PROBLEM TO SOLVE — Could you write out the records below exactly, without omitting a line?

EXTRACTED DATA —
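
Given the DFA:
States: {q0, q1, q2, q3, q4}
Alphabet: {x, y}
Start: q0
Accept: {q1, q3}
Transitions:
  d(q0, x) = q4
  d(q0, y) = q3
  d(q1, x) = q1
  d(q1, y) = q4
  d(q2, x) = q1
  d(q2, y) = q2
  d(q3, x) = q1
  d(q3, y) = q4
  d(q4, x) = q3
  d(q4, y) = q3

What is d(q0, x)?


Looking up transition d(q0, x)

q4


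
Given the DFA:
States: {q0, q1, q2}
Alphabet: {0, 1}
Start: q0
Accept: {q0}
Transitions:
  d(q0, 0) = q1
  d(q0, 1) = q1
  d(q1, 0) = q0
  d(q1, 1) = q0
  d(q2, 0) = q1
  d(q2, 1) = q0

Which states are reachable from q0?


BFS from q0:
  layer 0: {q0}
  layer 1: {q1}

{q0, q1}


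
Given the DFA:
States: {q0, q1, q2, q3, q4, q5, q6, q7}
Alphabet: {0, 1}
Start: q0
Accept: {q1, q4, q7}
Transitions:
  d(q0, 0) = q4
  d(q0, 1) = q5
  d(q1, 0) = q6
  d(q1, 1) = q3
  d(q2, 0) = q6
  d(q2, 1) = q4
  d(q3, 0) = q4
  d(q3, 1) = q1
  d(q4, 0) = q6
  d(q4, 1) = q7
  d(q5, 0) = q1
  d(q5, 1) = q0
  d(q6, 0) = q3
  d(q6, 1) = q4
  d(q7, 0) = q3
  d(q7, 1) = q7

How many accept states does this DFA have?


Accept states listed: {q1, q4, q7}
Counting: q1(1) q4(2) q7(3)

3


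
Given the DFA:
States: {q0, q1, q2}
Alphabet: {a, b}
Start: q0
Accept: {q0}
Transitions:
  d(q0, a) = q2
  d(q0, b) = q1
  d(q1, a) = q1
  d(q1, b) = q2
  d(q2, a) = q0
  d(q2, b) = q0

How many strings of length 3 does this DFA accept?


Enumerating all length-3 strings:
  "aaa" -> q2 [reject]
  "aab" -> q1 [reject]
  "aba" -> q2 [reject]
  "abb" -> q1 [reject]
  "baa" -> q1 [reject]
  "bab" -> q2 [reject]
  "bba" -> q0 [accept]
  "bbb" -> q0 [accept]

2 out of 8


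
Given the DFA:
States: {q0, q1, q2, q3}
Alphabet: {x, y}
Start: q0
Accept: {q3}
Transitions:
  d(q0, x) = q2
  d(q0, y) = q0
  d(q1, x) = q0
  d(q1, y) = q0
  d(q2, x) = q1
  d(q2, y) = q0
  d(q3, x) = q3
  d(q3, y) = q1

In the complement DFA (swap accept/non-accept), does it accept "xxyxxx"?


Trace: q0 -> q2 -> q1 -> q0 -> q2 -> q1 -> q0
Final: q0
Original accept: {q3}
Complement: q0 is not in original accept

Yes, complement accepts (original rejects)


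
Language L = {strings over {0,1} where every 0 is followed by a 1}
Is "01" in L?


'00' present: False; ends with '0': False

Yes, "01" is in L


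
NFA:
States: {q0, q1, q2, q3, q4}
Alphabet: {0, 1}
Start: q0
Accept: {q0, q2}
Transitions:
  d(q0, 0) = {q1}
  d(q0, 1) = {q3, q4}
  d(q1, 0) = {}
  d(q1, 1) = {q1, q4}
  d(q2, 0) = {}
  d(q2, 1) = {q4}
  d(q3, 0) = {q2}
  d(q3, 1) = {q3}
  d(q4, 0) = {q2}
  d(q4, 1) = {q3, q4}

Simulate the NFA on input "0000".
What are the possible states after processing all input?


Start: {q0}
  --0--> {q1}
  --0--> {}
  --0--> {}
  --0--> {}

{} (empty set, no valid transitions)


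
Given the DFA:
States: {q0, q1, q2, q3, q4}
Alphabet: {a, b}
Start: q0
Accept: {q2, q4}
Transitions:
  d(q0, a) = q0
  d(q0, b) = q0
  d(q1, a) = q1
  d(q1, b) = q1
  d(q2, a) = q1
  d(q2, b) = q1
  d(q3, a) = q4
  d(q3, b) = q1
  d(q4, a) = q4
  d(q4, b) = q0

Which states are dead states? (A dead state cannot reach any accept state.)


Forward reachability from each state:
  q0 -> reaches {q0}, no accept state (dead)
  q1 -> reaches {q1}, no accept state (dead)
  q2 -> reaches accept state q2 (live)
  q3 -> reaches accept state q4 (live)
  q4 -> reaches accept state q4 (live)

{q0, q1}


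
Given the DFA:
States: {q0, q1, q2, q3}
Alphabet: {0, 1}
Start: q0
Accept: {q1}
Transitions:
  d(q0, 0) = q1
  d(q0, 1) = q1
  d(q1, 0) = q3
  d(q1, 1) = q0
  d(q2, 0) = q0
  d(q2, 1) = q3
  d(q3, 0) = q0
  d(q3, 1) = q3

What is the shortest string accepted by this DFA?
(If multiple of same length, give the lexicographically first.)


BFS by string length (lex-first path to each state shown):
  len 0: q0<-""
  len 1: q1<-"0"
Found accept state at length 1.

"0"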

RESPONSE —
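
Given the DFA:
States: {q0, q1, q2, q3, q4}
Alphabet: {x, y}
Start: q0
Accept: {q1, q3}
Transitions:
  d(q0, x) = q4
  d(q0, y) = q3
  d(q1, x) = q1
  d(q1, y) = q4
  d(q2, x) = q1
  d(q2, y) = q2
  d(q3, x) = q1
  d(q3, y) = q4
  d(q4, x) = q3
  d(q4, y) = q3

What is d(q0, x)?


Looking up transition d(q0, x)

q4


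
Given the DFA:
States: {q0, q1, q2}
Alphabet: {0, 1}
Start: q0
Accept: {q0}
Transitions:
  d(q0, 0) = q1
  d(q0, 1) = q1
  d(q1, 0) = q0
  d(q1, 1) = q0
  d(q2, 0) = q1
  d(q2, 1) = q0

Which states are reachable from q0?


BFS from q0:
  layer 0: {q0}
  layer 1: {q1}

{q0, q1}


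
Given the DFA:
States: {q0, q1, q2, q3, q4, q5, q6, q7}
Alphabet: {0, 1}
Start: q0
Accept: {q1, q4, q7}
Transitions:
  d(q0, 0) = q4
  d(q0, 1) = q5
  d(q1, 0) = q6
  d(q1, 1) = q3
  d(q2, 0) = q6
  d(q2, 1) = q4
  d(q3, 0) = q4
  d(q3, 1) = q1
  d(q4, 0) = q6
  d(q4, 1) = q7
  d(q5, 0) = q1
  d(q5, 1) = q0
  d(q6, 0) = q3
  d(q6, 1) = q4
  d(q7, 0) = q3
  d(q7, 1) = q7

How many accept states does this DFA have?


Accept states listed: {q1, q4, q7}
Counting: q1(1) q4(2) q7(3)

3


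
Given the DFA:
States: {q0, q1, q2}
Alphabet: {a, b}
Start: q0
Accept: {q0}
Transitions:
  d(q0, a) = q2
  d(q0, b) = q1
  d(q1, a) = q1
  d(q1, b) = q2
  d(q2, a) = q0
  d(q2, b) = q0

How many strings of length 3 does this DFA accept?


Enumerating all length-3 strings:
  "aaa" -> q2 [reject]
  "aab" -> q1 [reject]
  "aba" -> q2 [reject]
  "abb" -> q1 [reject]
  "baa" -> q1 [reject]
  "bab" -> q2 [reject]
  "bba" -> q0 [accept]
  "bbb" -> q0 [accept]

2 out of 8


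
Given the DFA:
States: {q0, q1, q2, q3}
Alphabet: {x, y}
Start: q0
Accept: {q3}
Transitions:
  d(q0, x) = q2
  d(q0, y) = q0
  d(q1, x) = q0
  d(q1, y) = q0
  d(q2, x) = q1
  d(q2, y) = q0
  d(q3, x) = q3
  d(q3, y) = q1

In the complement DFA (swap accept/non-accept), does it accept "xxyxxx"?


Trace: q0 -> q2 -> q1 -> q0 -> q2 -> q1 -> q0
Final: q0
Original accept: {q3}
Complement: q0 is not in original accept

Yes, complement accepts (original rejects)


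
Language L = {strings over {0,1} where every 0 is followed by a 1}
Is "01" in L?


'00' present: False; ends with '0': False

Yes, "01" is in L


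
NFA:
States: {q0, q1, q2, q3, q4}
Alphabet: {0, 1}
Start: q0
Accept: {q0, q2}
Transitions:
  d(q0, 0) = {q1}
  d(q0, 1) = {q3, q4}
  d(q1, 0) = {}
  d(q1, 1) = {q1, q4}
  d(q2, 0) = {}
  d(q2, 1) = {q4}
  d(q3, 0) = {q2}
  d(q3, 1) = {q3}
  d(q4, 0) = {q2}
  d(q4, 1) = {q3, q4}

Simulate the NFA on input "0000".
What are the possible states after processing all input?


Start: {q0}
  --0--> {q1}
  --0--> {}
  --0--> {}
  --0--> {}

{} (empty set, no valid transitions)


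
Given the DFA:
States: {q0, q1, q2, q3, q4}
Alphabet: {a, b}
Start: q0
Accept: {q2, q4}
Transitions:
  d(q0, a) = q0
  d(q0, b) = q0
  d(q1, a) = q1
  d(q1, b) = q1
  d(q2, a) = q1
  d(q2, b) = q1
  d(q3, a) = q4
  d(q3, b) = q1
  d(q4, a) = q4
  d(q4, b) = q0

Which states are dead states? (A dead state cannot reach any accept state.)


Forward reachability from each state:
  q0 -> reaches {q0}, no accept state (dead)
  q1 -> reaches {q1}, no accept state (dead)
  q2 -> reaches accept state q2 (live)
  q3 -> reaches accept state q4 (live)
  q4 -> reaches accept state q4 (live)

{q0, q1}


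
Given the DFA:
States: {q0, q1, q2, q3}
Alphabet: {0, 1}
Start: q0
Accept: {q1}
Transitions:
  d(q0, 0) = q1
  d(q0, 1) = q1
  d(q1, 0) = q3
  d(q1, 1) = q0
  d(q2, 0) = q0
  d(q2, 1) = q3
  d(q3, 0) = q0
  d(q3, 1) = q3

What is the shortest string accepted by this DFA?
(If multiple of same length, give the lexicographically first.)


BFS by string length (lex-first path to each state shown):
  len 0: q0<-""
  len 1: q1<-"0"
Found accept state at length 1.

"0"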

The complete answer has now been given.